Data items:
====
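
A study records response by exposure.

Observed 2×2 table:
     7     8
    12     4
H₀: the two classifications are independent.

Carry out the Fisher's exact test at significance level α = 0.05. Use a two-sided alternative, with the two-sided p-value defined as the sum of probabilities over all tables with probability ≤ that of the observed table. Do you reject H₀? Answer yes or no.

Margins: r₁=15, r₂=16, c₁=19, c₂=12, n=31
p_obs = C(15,7)·C(16,12)/C(31,19); sum pmf over tables with pmf ≤ p_obs
p-value (two-sided) = 0.14888
At α=0.05: p ≥ α → fail to reject H₀

reject H₀: no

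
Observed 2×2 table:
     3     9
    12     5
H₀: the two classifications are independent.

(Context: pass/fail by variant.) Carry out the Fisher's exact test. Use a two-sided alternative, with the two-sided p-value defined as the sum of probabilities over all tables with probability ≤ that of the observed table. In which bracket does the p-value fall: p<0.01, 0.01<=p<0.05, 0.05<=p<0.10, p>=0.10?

Margins: r₁=12, r₂=17, c₁=15, c₂=14, n=29
p_obs = C(12,3)·C(17,12)/C(29,15); sum pmf over tables with pmf ≤ p_obs
p-value (two-sided) = 0.02533
→ bracket: 0.01<=p<0.05

p-value bracket: 0.01<=p<0.05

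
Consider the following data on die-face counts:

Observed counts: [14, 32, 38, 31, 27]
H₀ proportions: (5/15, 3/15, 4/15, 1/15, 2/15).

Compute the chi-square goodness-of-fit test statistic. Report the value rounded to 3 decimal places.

n = 142; E_i = n·p_i = [47.33, 28.40, 37.87, 9.47, 18.93]
χ² = (14−47.33)²/47.33 + (32−28.40)²/28.40 + (38−37.87)²/37.87 + (31−9.47)²/9.47 + (27−18.93)²/18.93 = 76.3486
df = 4

test statistic = 76.349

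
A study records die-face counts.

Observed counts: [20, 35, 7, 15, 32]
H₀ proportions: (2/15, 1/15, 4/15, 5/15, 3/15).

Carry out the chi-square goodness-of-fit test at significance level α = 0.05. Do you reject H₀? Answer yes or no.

reject H₀: yes

n = 109; E_i = n·p_i = [14.53, 7.27, 29.07, 36.33, 21.80]
χ² = (20−14.53)²/14.53 + (35−7.27)²/7.27 + (7−29.07)²/29.07 + (15−36.33)²/36.33 + (32−21.80)²/21.80 = 141.9518
df = 4
p-value (upper-tail) = 0.00000
At α=0.05: p < α → reject H₀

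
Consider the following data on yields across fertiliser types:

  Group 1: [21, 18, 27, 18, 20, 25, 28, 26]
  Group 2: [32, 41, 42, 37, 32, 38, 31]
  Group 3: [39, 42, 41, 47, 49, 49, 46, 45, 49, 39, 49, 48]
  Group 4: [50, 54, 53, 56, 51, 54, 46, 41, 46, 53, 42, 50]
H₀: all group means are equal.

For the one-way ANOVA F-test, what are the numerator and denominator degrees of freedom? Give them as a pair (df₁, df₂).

k = 4 groups, N = 39 total
df = (k−1, N−k) = (4−1, 39−4) = (3, 35)

degrees of freedom = [3, 35]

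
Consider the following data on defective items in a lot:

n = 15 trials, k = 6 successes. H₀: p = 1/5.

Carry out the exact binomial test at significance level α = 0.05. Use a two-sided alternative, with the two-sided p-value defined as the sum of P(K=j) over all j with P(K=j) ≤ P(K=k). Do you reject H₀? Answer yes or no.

Exact binomial: n=15, k=6, p₀=1/5=0.2000
P(X=j) = C(n,j)·p₀^j·(1−p₀)^(n−j); p = Σ P(X=j) over j with P(X=j) ≤ P(X=6)
p-value (two-sided) = 0.09624
At α=0.05: p ≥ α → fail to reject H₀

reject H₀: no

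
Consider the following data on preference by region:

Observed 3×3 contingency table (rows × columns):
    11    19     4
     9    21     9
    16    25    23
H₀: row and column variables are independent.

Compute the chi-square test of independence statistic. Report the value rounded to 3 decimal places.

test statistic = 7.614

Row totals [34, 39, 64], col totals [36, 65, 36], n=137
χ² = (11−8.93)²/8.93 + (19−16.13)²/16.13 + (4−8.93)²/8.93 + (9−10.25)²/10.25 + (21−18.50)²/18.50 + (9−10.25)²/10.25 + (16−16.82)²/16.82 + (25−30.36)²/30.36 + (23−16.82)²/16.82 = 7.6142
df = 4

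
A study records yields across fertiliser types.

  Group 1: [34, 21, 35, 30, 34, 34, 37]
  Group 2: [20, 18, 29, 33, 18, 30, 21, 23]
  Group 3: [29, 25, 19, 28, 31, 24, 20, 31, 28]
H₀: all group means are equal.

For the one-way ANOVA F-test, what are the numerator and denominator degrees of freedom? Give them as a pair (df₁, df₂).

degrees of freedom = [2, 21]

k = 3 groups, N = 24 total
df = (k−1, N−k) = (3−1, 24−3) = (2, 21)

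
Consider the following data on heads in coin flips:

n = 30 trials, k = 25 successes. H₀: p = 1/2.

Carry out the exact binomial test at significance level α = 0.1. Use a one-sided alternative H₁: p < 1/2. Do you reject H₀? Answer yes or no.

reject H₀: no

Exact binomial: n=30, k=25, p₀=1/2=0.5000
P(X≤25) from Σ C(n,i)·p₀^i·(1−p₀)^(n−i)
p-value (one-sided, H₁ less) = 0.99997
At α=0.1: p ≥ α → fail to reject H₀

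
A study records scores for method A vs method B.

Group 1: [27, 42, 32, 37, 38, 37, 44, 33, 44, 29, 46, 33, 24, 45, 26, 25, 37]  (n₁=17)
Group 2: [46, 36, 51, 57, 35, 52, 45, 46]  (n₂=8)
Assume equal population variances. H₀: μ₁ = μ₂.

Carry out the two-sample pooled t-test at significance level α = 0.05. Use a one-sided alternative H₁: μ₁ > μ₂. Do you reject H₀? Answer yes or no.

x̄₁=35.235, s₁=7.378, n₁=17
x̄₂=46.000, s₂=7.597, n₂=8
s_p² = [16·7.378² + 7·7.597²]/23 = 55.4373
SE = √(s_p²·(1/17+1/8)) = 3.1923
t = (35.235−46.000)/3.1923 = -3.3721
df = 23
p-value (one-sided, H₁ greater) = 0.99868
At α=0.05: p ≥ α → fail to reject H₀

reject H₀: no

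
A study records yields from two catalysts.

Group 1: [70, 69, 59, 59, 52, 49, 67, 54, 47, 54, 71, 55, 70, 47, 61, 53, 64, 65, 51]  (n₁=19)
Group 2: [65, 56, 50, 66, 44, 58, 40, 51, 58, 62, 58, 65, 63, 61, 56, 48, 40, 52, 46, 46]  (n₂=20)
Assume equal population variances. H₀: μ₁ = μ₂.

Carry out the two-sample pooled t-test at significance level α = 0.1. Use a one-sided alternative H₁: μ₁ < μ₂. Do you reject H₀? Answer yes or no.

x̄₁=58.789, s₁=8.223, n₁=19
x̄₂=54.250, s₂=8.334, n₂=20
s_p² = [18·8.223² + 19·8.334²]/37 = 68.5651
SE = √(s_p²·(1/19+1/20)) = 2.6527
t = (58.789−54.250)/2.6527 = 1.7113
df = 37
p-value (one-sided, H₁ less) = 0.95230
At α=0.1: p ≥ α → fail to reject H₀

reject H₀: no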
====
• **TASK GOAL**
What you return must match the records above exactly.

• **SOLUTION FOR THIS PROBLEM**
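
A study records response by exposure.

Observed 2×2 table:
     7     8
    12     4
H₀: the two classifications are independent.

Carry out the Fisher's exact test at significance level α = 0.05. Use a two-sided alternative, with the two-sided p-value defined as the sum of probabilities over all tables with probability ≤ that of the observed table. Do you reject H₀? Answer yes or no.

Margins: r₁=15, r₂=16, c₁=19, c₂=12, n=31
p_obs = C(15,7)·C(16,12)/C(31,19); sum pmf over tables with pmf ≤ p_obs
p-value (two-sided) = 0.14888
At α=0.05: p ≥ α → fail to reject H₀

reject H₀: no

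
Observed 2×2 table:
     3     9
    12     5
H₀: the two classifications are independent.

(Context: pass/fail by variant.) Carry out the Fisher's exact test. Use a two-sided alternative, with the two-sided p-value defined as the sum of probabilities over all tables with probability ≤ that of the observed table. In which bracket does the p-value fall: p<0.01, 0.01<=p<0.05, 0.05<=p<0.10, p>=0.10?

Margins: r₁=12, r₂=17, c₁=15, c₂=14, n=29
p_obs = C(12,3)·C(17,12)/C(29,15); sum pmf over tables with pmf ≤ p_obs
p-value (two-sided) = 0.02533
→ bracket: 0.01<=p<0.05

p-value bracket: 0.01<=p<0.05

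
Consider the following data on die-face counts:

Observed counts: [14, 32, 38, 31, 27]
H₀ proportions: (5/15, 3/15, 4/15, 1/15, 2/15).

Compute the chi-square goodness-of-fit test statistic. Report the value rounded to 3 decimal places.

n = 142; E_i = n·p_i = [47.33, 28.40, 37.87, 9.47, 18.93]
χ² = (14−47.33)²/47.33 + (32−28.40)²/28.40 + (38−37.87)²/37.87 + (31−9.47)²/9.47 + (27−18.93)²/18.93 = 76.3486
df = 4

test statistic = 76.349

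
A study records die-face counts.

Observed counts: [20, 35, 7, 15, 32]
H₀ proportions: (2/15, 1/15, 4/15, 5/15, 3/15).

Carry out the chi-square goodness-of-fit test at significance level α = 0.05. Do you reject H₀? Answer yes or no.

reject H₀: yes

n = 109; E_i = n·p_i = [14.53, 7.27, 29.07, 36.33, 21.80]
χ² = (20−14.53)²/14.53 + (35−7.27)²/7.27 + (7−29.07)²/29.07 + (15−36.33)²/36.33 + (32−21.80)²/21.80 = 141.9518
df = 4
p-value (upper-tail) = 0.00000
At α=0.05: p < α → reject H₀

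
Consider the following data on yields across fertiliser types:

  Group 1: [21, 18, 27, 18, 20, 25, 28, 26]
  Group 2: [32, 41, 42, 37, 32, 38, 31]
  Group 3: [39, 42, 41, 47, 49, 49, 46, 45, 49, 39, 49, 48]
  Group 4: [50, 54, 53, 56, 51, 54, 46, 41, 46, 53, 42, 50]
H₀: all group means are equal.

For the one-way ANOVA F-test, what are the numerator and denominator degrees of freedom? Give them as a pair (df₁, df₂).

k = 4 groups, N = 39 total
df = (k−1, N−k) = (4−1, 39−4) = (3, 35)

degrees of freedom = [3, 35]

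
Consider the following data on defective items in a lot:

n = 15 trials, k = 6 successes. H₀: p = 1/5.

Carry out the exact binomial test at significance level α = 0.05. Use a two-sided alternative, with the two-sided p-value defined as the sum of P(K=j) over all j with P(K=j) ≤ P(K=k). Do you reject H₀? Answer yes or no.

Exact binomial: n=15, k=6, p₀=1/5=0.2000
P(X=j) = C(n,j)·p₀^j·(1−p₀)^(n−j); p = Σ P(X=j) over j with P(X=j) ≤ P(X=6)
p-value (two-sided) = 0.09624
At α=0.05: p ≥ α → fail to reject H₀

reject H₀: no

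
Consider the following data on preference by region:

Observed 3×3 contingency table (rows × columns):
    11    19     4
     9    21     9
    16    25    23
H₀: row and column variables are independent.

Compute the chi-square test of independence statistic. Report the value rounded to 3 decimal places.

test statistic = 7.614

Row totals [34, 39, 64], col totals [36, 65, 36], n=137
χ² = (11−8.93)²/8.93 + (19−16.13)²/16.13 + (4−8.93)²/8.93 + (9−10.25)²/10.25 + (21−18.50)²/18.50 + (9−10.25)²/10.25 + (16−16.82)²/16.82 + (25−30.36)²/30.36 + (23−16.82)²/16.82 = 7.6142
df = 4

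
A study records yields across fertiliser types.

  Group 1: [34, 21, 35, 30, 34, 34, 37]
  Group 2: [20, 18, 29, 33, 18, 30, 21, 23]
  Group 3: [29, 25, 19, 28, 31, 24, 20, 31, 28]
H₀: all group means are equal.

For the one-way ANOVA F-test, what are the numerator and denominator degrees of freedom? Give them as a pair (df₁, df₂).

degrees of freedom = [2, 21]

k = 3 groups, N = 24 total
df = (k−1, N−k) = (3−1, 24−3) = (2, 21)

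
Consider the following data on heads in coin flips:

n = 30 trials, k = 25 successes. H₀: p = 1/2.

Carry out the exact binomial test at significance level α = 0.1. Use a one-sided alternative H₁: p < 1/2. Do you reject H₀? Answer yes or no.

reject H₀: no

Exact binomial: n=30, k=25, p₀=1/2=0.5000
P(X≤25) from Σ C(n,i)·p₀^i·(1−p₀)^(n−i)
p-value (one-sided, H₁ less) = 0.99997
At α=0.1: p ≥ α → fail to reject H₀

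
A study records scores for method A vs method B.

Group 1: [27, 42, 32, 37, 38, 37, 44, 33, 44, 29, 46, 33, 24, 45, 26, 25, 37]  (n₁=17)
Group 2: [46, 36, 51, 57, 35, 52, 45, 46]  (n₂=8)
Assume equal population variances. H₀: μ₁ = μ₂.

Carry out the two-sample pooled t-test at significance level α = 0.05. Use a one-sided alternative H₁: μ₁ > μ₂. Do you reject H₀? Answer yes or no.

x̄₁=35.235, s₁=7.378, n₁=17
x̄₂=46.000, s₂=7.597, n₂=8
s_p² = [16·7.378² + 7·7.597²]/23 = 55.4373
SE = √(s_p²·(1/17+1/8)) = 3.1923
t = (35.235−46.000)/3.1923 = -3.3721
df = 23
p-value (one-sided, H₁ greater) = 0.99868
At α=0.05: p ≥ α → fail to reject H₀

reject H₀: no

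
A study records yields from two catalysts.

Group 1: [70, 69, 59, 59, 52, 49, 67, 54, 47, 54, 71, 55, 70, 47, 61, 53, 64, 65, 51]  (n₁=19)
Group 2: [65, 56, 50, 66, 44, 58, 40, 51, 58, 62, 58, 65, 63, 61, 56, 48, 40, 52, 46, 46]  (n₂=20)
Assume equal population variances. H₀: μ₁ = μ₂.

Carry out the two-sample pooled t-test at significance level α = 0.1. Use a one-sided alternative H₁: μ₁ < μ₂. Do you reject H₀? Answer yes or no.

x̄₁=58.789, s₁=8.223, n₁=19
x̄₂=54.250, s₂=8.334, n₂=20
s_p² = [18·8.223² + 19·8.334²]/37 = 68.5651
SE = √(s_p²·(1/19+1/20)) = 2.6527
t = (58.789−54.250)/2.6527 = 1.7113
df = 37
p-value (one-sided, H₁ less) = 0.95230
At α=0.1: p ≥ α → fail to reject H₀

reject H₀: no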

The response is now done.